■ The problem: With the line containing "Given u = (-2, -1, -4, 2)" as the starting point, output the remaining lines of the data exactly as they are, through the last.

■ Records shown:
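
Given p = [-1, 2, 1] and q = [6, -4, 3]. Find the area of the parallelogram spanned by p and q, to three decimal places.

15.652

i: 2·3 - 1·(-4) = 6 - (-4) = 10
j: 1·6 - (-1)·3 = 6 - (-3) = 9
k: (-1)·(-4) - 2·6 = 4 - 12 = -8
p × q = (10, 9, -8)
|p × q| = √(10² + 9² + (-8)²) = √245 ≈ 15.6525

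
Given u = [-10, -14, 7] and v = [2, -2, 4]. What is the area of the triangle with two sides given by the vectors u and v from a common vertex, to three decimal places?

i: (-14)·4 - 7·(-2) = -56 - (-14) = -42
j: 7·2 - (-10)·4 = 14 - (-40) = 54
k: (-10)·(-2) - (-14)·2 = 20 - (-28) = 48
u × v = (-42, 54, 48)
|u × v| = √((-42)² + 54² + 48²) = √6984 ≈ 83.5703
area = ½ · 83.5703 ≈ 41.785

41.785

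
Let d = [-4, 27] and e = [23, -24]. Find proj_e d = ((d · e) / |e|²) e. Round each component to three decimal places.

d · e = (-4)·23 + 27·(-24) = -92 - 648 = -740
|e|² = 529 + 576 = 1105
proj_e d = (-740/1105) · (23, -24) ≈ (-15.403, 16.072)

(-15.403, 16.072)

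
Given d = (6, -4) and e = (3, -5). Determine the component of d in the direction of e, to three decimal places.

6.517

d · e = 6·3 + (-4)·(-5) = 18 + 20 = 38
|e| = √(9 + 25) = √34 ≈ 5.8310
comp_e d = 38 / √34 ≈ 6.517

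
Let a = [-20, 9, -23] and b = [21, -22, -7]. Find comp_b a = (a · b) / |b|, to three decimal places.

-14.643

a · b = (-20)·21 + 9·(-22) + (-23)·(-7) = -420 - 198 + 161 = -457
|b| = √(441 + 484 + 49) = √974 ≈ 31.2090
comp_b a = -457 / √974 ≈ -14.643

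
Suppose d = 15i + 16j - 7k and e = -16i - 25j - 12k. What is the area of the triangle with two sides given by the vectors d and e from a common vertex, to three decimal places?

241.927

i: 16·(-12) - (-7)·(-25) = -192 - 175 = -367
j: (-7)·(-16) - 15·(-12) = 112 - (-180) = 292
k: 15·(-25) - 16·(-16) = -375 - (-256) = -119
d × e = (-367, 292, -119)
|d × e| = √((-367)² + 292² + (-119)²) = √234114 ≈ 483.8533
area = ½ · 483.8533 ≈ 241.927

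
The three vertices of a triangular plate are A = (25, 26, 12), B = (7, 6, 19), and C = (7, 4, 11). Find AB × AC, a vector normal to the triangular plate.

(174, -144, 36)

AB = (-18, -20, 7)
AC = (-18, -22, -1)
i: (-20)·(-1) - 7·(-22) = 20 - (-154) = 174
j: 7·(-18) - (-18)·(-1) = -126 - 18 = -144
k: (-18)·(-22) - (-20)·(-18) = 396 - 360 = 36
AB × AC = (174, -144, 36)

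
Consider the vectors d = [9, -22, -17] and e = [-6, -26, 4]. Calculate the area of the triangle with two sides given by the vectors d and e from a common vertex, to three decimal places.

323.733

i: (-22)·4 - (-17)·(-26) = -88 - 442 = -530
j: (-17)·(-6) - 9·4 = 102 - 36 = 66
k: 9·(-26) - (-22)·(-6) = -234 - 132 = -366
d × e = (-530, 66, -366)
|d × e| = √((-530)² + 66² + (-366)²) = √419212 ≈ 647.4658
area = ½ · 647.4658 ≈ 323.733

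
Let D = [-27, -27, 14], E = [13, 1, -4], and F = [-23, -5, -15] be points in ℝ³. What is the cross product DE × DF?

(-416, 1088, 768)

DE = (40, 28, -18)
DF = (4, 22, -29)
i: 28·(-29) - (-18)·22 = -812 - (-396) = -416
j: (-18)·4 - 40·(-29) = -72 - (-1160) = 1088
k: 40·22 - 28·4 = 880 - 112 = 768
DE × DF = (-416, 1088, 768)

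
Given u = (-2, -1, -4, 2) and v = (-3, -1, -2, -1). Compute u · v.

13

u · v = (-2)·(-3) + (-1)·(-1) + (-4)·(-2) + 2·(-1) = 6 + 1 + 8 - 2 = 13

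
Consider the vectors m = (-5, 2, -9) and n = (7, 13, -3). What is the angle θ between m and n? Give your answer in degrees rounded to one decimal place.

m · n = (-5)·7 + 2·13 + (-9)·(-3) = -35 + 26 + 27 = 18
|m|² = 25 + 4 + 81 = 110,  |m| = √110 ≈ 10.488088
|n|² = 49 + 169 + 9 = 227,  |n| = √227 ≈ 15.066519
cos θ = 18 / (10.488088 · 15.066519) ≈ 0.11391
θ = arccos(0.11391) ≈ 83.5°

83.5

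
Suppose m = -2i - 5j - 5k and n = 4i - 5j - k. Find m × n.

i: (-5)·(-1) - (-5)·(-5) = 5 - 25 = -20
j: (-5)·4 - (-2)·(-1) = -20 - 2 = -22
k: (-2)·(-5) - (-5)·4 = 10 - (-20) = 30
m × n = (-20, -22, 30)

(-20, -22, 30)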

■ Solution:
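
Given u = (-2, -1, -4, 2) and v = (-3, -1, -2, -1). Compute u · v.

13

u · v = (-2)·(-3) + (-1)·(-1) + (-4)·(-2) + 2·(-1) = 6 + 1 + 8 - 2 = 13

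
Consider the vectors m = (-5, 2, -9) and n = (7, 13, -3). What is the angle θ between m and n? Give your answer in degrees rounded to one decimal place.

m · n = (-5)·7 + 2·13 + (-9)·(-3) = -35 + 26 + 27 = 18
|m|² = 25 + 4 + 81 = 110,  |m| = √110 ≈ 10.488088
|n|² = 49 + 169 + 9 = 227,  |n| = √227 ≈ 15.066519
cos θ = 18 / (10.488088 · 15.066519) ≈ 0.11391
θ = arccos(0.11391) ≈ 83.5°

83.5

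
Suppose m = -2i - 5j - 5k and n = 4i - 5j - k. Find m × n.

i: (-5)·(-1) - (-5)·(-5) = 5 - 25 = -20
j: (-5)·4 - (-2)·(-1) = -20 - 2 = -22
k: (-2)·(-5) - (-5)·4 = 10 - (-20) = 30
m × n = (-20, -22, 30)

(-20, -22, 30)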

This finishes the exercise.